▸ **Task to carry out**:
Reproduce exactly the lines below from the one containing "Name the interval from G up" through the one containing "An interval written", including both, and nothing else.
--------------------
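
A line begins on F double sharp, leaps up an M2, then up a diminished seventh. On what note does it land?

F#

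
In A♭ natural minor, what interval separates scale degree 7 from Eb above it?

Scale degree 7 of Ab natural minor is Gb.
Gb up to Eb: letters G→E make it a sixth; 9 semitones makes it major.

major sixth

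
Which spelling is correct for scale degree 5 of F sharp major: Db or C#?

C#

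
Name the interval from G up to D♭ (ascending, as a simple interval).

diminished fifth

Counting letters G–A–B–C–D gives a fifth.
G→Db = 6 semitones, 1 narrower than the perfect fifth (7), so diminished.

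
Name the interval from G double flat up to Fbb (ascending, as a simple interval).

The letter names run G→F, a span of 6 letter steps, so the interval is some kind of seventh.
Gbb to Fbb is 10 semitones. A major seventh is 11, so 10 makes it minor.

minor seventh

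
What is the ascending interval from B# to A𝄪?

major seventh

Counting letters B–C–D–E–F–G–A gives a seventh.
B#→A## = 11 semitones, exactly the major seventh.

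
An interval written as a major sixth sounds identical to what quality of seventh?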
--------------------
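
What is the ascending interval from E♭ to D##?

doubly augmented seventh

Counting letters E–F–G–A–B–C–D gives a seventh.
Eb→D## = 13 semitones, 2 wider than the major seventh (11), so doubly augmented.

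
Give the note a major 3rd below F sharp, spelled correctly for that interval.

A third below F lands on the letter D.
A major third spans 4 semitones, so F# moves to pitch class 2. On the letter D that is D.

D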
--------------------
▸ **Task output**:
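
Name the interval from G up to D♭ (ascending, as a simple interval).

diminished fifth

Counting letters G–A–B–C–D gives a fifth.
G→Db = 6 semitones, 1 narrower than the perfect fifth (7), so diminished.

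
Name the interval from G double flat up to Fbb (ascending, as a simple interval).

The letter names run G→F, a span of 6 letter steps, so the interval is some kind of seventh.
Gbb to Fbb is 10 semitones. A major seventh is 11, so 10 makes it minor.

minor seventh

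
What is the ascending interval from B# to A𝄪?

major seventh

Counting letters B–C–D–E–F–G–A gives a seventh.
B#→A## = 11 semitones, exactly the major seventh.

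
An interval written as a major sixth sounds identical to what quality of seventh?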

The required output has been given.